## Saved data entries

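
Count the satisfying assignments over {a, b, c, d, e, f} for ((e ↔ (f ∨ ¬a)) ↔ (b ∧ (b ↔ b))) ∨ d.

Initial set: {(((e ↔ (f ∨ ¬a)) ↔ (b ∧ (b ↔ b))) ∨ d)}.
(((e ↔ (f ∨ ¬a)) ↔ (b ∧ (b ↔ b))) ∨ d): β-rule — branch into ((e ↔ (f ∨ ¬a)) ↔ (b ∧ (b ↔ b)))  //  d.
  branch 1 (add ((e ↔ (f ∨ ¬a)) ↔ (b ∧ (b ↔ b)))):
    ((e ↔ (f ∨ ¬a)) ↔ (b ∧ (b ↔ b))): β-rule — branch into (e ↔ (f ∨ ¬a)), (b ∧ (b ↔ b))  //  ¬(e ↔ (f ∨ ¬a)), ¬(b ∧ (b ↔ b)).
      branch 1.1 (add (e ↔ (f ∨ ¬a)), (b ∧ (b ↔ b))):
        (b ∧ (b ↔ b)): α-rule — add b, (b ↔ b).
        (e ↔ (f ∨ ¬a)): β-rule — branch into e, (f ∨ ¬a)  //  ¬e, ¬(f ∨ ¬a).
          branch 1.1.1 (add e, (f ∨ ¬a)):
            (b ↔ b): β-rule — branch into b, b  //  ¬b, ¬b.
              branch 1.1.1.1 (add b, b):
                (f ∨ ¬a): β-rule — branch into f  //  ¬a.
                  branch 1.1.1.1.1 (add f):
                    ○ open, literals {b=1, e=1, f=1}.
                  branch 1.1.1.1.2 (add ¬a):
                    ○ open, literals {a=0, b=1, e=1}.
              branch 1.1.1.2 (add ¬b, ¬b):
                × closes — contains both b and ¬b.
          branch 1.1.2 (add ¬e, ¬(f ∨ ¬a)):
            ¬(f ∨ ¬a): α-rule — add ¬f, ¬¬a.
            (b ↔ b): β-rule — branch into b, b  //  ¬b, ¬b.
              branch 1.1.2.1 (add b, b):
                ○ open, literals {a=1, b=1, e=0, f=0}.
              branch 1.1.2.2 (add ¬b, ¬b):
                × closes — contains both b and ¬b.
      branch 1.2 (add ¬(e ↔ (f ∨ ¬a)), ¬(b ∧ (b ↔ b))):
        ¬(e ↔ (f ∨ ¬a)): β-rule — branch into e, ¬(f ∨ ¬a)  //  ¬e, (f ∨ ¬a).
          branch 1.2.1 (add e, ¬(f ∨ ¬a)):
            ¬(f ∨ ¬a): α-rule — add ¬f, ¬¬a.
            ¬(b ∧ (b ↔ b)): β-rule — branch into ¬b  //  ¬(b ↔ b).
              branch 1.2.1.1 (add ¬b):
                ○ open, literals {a=1, b=0, e=1, f=0}.
              branch 1.2.1.2 (add ¬(b ↔ b)):
                ¬(b ↔ b): β-rule — branch into b, ¬b  //  ¬b, b.
                  branch 1.2.1.2.1 (add b, ¬b):
                    × closes — contains both b and ¬b.
                  branch 1.2.1.2.2 (add ¬b, b):
                    × closes — contains both b and ¬b.
          branch 1.2.2 (add ¬e, (f ∨ ¬a)):
            ¬(b ∧ (b ↔ b)): β-rule — branch into ¬b  //  ¬(b ↔ b).
              branch 1.2.2.1 (add ¬b):
                (f ∨ ¬a): β-rule — branch into f  //  ¬a.
                  branch 1.2.2.1.1 (add f):
                    ○ open, literals {b=0, e=0, f=1}.
                  branch 1.2.2.1.2 (add ¬a):
                    ○ open, literals {a=0, b=0, e=0}.
              branch 1.2.2.2 (add ¬(b ↔ b)):
                (f ∨ ¬a): β-rule — branch into f  //  ¬a.
                  branch 1.2.2.2.1 (add f):
                    ¬(b ↔ b): β-rule — branch into b, ¬b  //  ¬b, b.
                      branch 1.2.2.2.1.1 (add b, ¬b):
                        × closes — contains both b and ¬b.
                      branch 1.2.2.2.1.2 (add ¬b, b):
                        × closes — contains both b and ¬b.
                  branch 1.2.2.2.2 (add ¬a):
                    ¬(b ↔ b): β-rule — branch into b, ¬b  //  ¬b, b.
                      branch 1.2.2.2.2.1 (add b, ¬b):
                        × closes — contains both b and ¬b.
                      branch 1.2.2.2.2.2 (add ¬b, b):
                        × closes — contains both b and ¬b.
  branch 2 (add d):
    ○ open, literals {d=1}.
8 branches closed, 7 open.
Each open branch fixes some atoms; the unmentioned ones are free. Counting distinct full assignments: branch {b=1, e=1, f=1} (a, c, d) contributes 8 new; branch {a=0, b=1, e=1} (c, d, f) contributes 4 new; branch {a=1, b=1, e=0, f=0} (c, d) contributes 4 new; branch {a=1, b=0, e=1, f=0} (c, d) contributes 4 new; branch {b=0, e=0, f=1} (a, c, d) contributes 8 new; branch {a=0, b=0, e=0} (c, d, f) contributes 4 new; branch {d=1} (a, b, c, e, f) contributes 16 new. Total: 48.

48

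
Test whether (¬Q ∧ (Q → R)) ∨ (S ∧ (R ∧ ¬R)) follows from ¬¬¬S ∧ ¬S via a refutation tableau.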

## Directions for this task
Look through the entries and return every line where "literals" appears.

## Written answer
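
                    ○ open, literals {b=1, e=1, f=1}.
                    ○ open, literals {a=0, b=1, e=1}.
                ○ open, literals {a=1, b=1, e=0, f=0}.
                ○ open, literals {a=1, b=0, e=1, f=0}.
                    ○ open, literals {b=0, e=0, f=1}.
                    ○ open, literals {a=0, b=0, e=0}.
    ○ open, literals {d=1}.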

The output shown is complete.